[[ Data records open ]]

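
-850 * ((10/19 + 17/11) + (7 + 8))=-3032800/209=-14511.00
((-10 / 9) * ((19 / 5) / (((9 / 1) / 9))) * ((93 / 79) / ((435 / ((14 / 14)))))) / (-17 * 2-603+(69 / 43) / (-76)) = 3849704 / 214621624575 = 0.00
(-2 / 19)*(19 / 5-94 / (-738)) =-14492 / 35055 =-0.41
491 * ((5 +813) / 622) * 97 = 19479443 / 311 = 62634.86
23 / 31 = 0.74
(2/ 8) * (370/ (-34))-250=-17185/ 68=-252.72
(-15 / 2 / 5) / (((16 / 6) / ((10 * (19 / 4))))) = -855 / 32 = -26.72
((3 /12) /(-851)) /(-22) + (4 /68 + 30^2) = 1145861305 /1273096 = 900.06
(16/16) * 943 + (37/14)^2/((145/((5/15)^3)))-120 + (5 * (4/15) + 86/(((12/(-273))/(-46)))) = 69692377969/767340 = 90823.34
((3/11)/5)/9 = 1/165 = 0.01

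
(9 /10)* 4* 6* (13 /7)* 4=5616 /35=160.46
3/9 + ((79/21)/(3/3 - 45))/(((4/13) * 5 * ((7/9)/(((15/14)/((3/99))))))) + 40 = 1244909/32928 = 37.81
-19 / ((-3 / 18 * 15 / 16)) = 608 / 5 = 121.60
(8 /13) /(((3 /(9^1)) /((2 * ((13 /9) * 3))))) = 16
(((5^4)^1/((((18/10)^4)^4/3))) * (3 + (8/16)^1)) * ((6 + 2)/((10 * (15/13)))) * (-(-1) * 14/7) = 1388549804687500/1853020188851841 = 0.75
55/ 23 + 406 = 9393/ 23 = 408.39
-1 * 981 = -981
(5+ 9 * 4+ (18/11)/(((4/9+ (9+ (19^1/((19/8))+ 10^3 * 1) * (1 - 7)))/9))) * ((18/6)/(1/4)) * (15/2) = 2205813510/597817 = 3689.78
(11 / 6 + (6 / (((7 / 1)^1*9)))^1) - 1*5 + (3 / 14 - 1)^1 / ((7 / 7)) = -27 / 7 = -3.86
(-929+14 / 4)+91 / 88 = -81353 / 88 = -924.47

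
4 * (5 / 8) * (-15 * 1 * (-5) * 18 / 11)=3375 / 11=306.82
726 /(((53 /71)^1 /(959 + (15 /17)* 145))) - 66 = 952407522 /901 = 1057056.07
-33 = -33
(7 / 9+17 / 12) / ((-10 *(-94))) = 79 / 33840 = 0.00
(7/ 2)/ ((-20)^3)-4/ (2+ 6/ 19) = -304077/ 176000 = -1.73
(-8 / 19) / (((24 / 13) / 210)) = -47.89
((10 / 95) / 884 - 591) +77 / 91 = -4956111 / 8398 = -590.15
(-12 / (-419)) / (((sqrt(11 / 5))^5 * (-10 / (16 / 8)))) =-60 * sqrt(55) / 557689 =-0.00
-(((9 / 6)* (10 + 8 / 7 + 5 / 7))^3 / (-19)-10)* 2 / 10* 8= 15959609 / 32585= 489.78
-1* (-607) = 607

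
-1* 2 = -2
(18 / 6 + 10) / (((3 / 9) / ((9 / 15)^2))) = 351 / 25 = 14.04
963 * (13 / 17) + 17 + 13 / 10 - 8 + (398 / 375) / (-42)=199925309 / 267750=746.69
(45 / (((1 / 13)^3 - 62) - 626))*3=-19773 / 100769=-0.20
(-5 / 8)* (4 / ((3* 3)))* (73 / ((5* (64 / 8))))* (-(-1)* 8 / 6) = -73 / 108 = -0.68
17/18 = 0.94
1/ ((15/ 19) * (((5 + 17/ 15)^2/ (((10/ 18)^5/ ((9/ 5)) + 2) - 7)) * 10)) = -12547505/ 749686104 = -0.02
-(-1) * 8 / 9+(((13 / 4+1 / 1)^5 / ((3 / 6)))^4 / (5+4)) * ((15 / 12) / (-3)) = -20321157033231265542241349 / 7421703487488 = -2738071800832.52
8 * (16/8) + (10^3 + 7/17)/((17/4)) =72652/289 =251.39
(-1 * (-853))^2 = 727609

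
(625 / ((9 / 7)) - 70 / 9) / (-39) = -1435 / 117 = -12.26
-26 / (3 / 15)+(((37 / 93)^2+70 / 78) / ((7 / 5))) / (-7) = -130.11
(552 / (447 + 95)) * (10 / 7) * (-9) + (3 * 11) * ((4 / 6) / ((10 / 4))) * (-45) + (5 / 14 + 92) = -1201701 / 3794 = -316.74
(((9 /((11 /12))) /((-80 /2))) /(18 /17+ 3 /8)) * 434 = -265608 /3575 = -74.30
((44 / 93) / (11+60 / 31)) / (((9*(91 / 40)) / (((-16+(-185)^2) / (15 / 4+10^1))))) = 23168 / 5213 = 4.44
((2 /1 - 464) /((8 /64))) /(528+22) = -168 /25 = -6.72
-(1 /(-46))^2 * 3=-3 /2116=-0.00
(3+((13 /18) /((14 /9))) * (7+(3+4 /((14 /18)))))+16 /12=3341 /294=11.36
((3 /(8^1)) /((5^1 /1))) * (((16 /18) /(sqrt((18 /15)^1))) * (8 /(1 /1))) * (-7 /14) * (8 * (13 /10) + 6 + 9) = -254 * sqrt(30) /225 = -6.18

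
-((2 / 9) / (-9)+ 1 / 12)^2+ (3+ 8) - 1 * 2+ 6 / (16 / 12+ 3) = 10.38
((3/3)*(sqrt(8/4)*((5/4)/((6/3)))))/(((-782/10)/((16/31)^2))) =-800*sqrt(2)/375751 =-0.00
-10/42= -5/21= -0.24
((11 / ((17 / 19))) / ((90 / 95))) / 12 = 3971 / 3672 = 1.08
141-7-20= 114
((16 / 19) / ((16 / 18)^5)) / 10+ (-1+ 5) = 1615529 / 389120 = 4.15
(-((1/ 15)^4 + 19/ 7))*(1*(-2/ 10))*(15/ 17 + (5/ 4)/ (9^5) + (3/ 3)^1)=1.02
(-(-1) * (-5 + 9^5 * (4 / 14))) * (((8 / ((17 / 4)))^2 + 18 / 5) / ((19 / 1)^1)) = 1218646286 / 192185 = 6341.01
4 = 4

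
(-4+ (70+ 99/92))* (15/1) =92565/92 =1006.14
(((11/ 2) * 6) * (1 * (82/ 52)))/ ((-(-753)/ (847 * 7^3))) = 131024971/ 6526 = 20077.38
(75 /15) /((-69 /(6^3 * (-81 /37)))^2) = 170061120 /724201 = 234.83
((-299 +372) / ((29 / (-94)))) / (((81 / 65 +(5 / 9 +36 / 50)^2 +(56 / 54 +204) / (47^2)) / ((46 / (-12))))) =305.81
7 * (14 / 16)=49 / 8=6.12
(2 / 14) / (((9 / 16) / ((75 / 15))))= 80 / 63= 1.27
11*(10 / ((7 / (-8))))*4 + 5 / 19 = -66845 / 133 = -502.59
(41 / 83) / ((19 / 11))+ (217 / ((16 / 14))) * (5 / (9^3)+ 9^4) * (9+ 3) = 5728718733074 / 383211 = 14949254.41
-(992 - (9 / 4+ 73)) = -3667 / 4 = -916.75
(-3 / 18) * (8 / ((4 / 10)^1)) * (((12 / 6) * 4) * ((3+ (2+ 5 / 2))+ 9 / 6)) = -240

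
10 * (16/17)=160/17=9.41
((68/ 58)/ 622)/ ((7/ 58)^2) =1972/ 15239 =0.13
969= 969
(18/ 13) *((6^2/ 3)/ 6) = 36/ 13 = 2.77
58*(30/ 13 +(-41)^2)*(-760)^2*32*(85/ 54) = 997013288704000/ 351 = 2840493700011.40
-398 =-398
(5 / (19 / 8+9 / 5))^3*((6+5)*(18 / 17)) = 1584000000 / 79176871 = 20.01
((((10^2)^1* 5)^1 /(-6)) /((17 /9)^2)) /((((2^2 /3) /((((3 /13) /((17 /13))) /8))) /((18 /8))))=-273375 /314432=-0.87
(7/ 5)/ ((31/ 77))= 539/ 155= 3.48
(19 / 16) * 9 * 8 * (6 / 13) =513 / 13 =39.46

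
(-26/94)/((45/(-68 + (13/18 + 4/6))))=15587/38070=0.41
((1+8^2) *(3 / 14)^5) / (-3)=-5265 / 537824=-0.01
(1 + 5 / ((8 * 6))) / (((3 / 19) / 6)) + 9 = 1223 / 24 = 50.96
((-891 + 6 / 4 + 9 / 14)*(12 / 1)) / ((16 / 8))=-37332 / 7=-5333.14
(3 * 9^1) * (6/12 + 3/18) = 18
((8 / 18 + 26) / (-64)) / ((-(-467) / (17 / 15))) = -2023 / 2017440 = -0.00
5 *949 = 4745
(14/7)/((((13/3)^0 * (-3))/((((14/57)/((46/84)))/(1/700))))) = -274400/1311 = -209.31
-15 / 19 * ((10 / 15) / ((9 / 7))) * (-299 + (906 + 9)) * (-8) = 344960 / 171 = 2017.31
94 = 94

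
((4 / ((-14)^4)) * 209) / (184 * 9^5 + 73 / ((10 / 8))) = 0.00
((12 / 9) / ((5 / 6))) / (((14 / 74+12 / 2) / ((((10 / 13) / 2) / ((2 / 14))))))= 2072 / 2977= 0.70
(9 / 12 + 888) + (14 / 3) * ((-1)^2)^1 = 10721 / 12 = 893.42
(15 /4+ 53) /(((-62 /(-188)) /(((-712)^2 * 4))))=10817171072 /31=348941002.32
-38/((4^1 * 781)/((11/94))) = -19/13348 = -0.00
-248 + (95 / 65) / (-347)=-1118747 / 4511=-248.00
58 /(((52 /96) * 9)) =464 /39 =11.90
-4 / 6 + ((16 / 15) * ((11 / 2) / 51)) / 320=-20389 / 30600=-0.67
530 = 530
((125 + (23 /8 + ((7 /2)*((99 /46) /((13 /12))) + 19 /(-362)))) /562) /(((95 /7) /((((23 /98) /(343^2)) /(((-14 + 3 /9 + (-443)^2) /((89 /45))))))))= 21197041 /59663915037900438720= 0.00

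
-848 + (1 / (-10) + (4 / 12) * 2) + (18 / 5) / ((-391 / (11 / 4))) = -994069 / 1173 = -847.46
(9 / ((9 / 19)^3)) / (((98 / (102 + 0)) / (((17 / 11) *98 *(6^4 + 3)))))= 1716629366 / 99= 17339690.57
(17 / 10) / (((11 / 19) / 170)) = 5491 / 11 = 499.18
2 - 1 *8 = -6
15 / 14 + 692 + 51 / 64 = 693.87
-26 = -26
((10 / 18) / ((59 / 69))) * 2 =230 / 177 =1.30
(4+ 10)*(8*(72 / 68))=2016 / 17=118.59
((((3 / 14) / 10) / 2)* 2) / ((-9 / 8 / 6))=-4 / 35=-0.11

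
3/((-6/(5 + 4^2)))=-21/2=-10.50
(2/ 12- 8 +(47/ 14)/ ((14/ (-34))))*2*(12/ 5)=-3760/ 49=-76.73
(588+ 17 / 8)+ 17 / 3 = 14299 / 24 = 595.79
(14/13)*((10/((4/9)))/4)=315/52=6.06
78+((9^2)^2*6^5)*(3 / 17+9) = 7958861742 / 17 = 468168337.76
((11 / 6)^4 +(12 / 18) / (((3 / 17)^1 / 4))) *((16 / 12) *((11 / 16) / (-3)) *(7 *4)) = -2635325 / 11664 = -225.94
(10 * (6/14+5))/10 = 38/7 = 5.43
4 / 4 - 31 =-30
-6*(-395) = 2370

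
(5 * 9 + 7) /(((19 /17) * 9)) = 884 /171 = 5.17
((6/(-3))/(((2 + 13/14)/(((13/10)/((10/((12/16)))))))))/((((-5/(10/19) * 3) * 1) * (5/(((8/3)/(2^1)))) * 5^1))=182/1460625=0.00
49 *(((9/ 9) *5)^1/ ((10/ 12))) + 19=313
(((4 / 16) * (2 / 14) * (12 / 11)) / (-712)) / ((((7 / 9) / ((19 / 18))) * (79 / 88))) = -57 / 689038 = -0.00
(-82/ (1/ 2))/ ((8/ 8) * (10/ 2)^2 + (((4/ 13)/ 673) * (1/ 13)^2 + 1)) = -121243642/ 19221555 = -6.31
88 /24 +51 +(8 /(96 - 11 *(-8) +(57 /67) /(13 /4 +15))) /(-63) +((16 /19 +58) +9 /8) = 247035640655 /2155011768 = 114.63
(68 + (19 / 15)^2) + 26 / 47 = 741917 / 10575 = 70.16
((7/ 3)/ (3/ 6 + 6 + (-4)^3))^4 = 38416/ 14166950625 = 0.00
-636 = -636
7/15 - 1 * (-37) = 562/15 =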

[[ Data records closed ]]

#### Problem statement:
Looking at each line of the records, count the ones where the word "sqrt" appears, and report only the count.

#### Task response:
3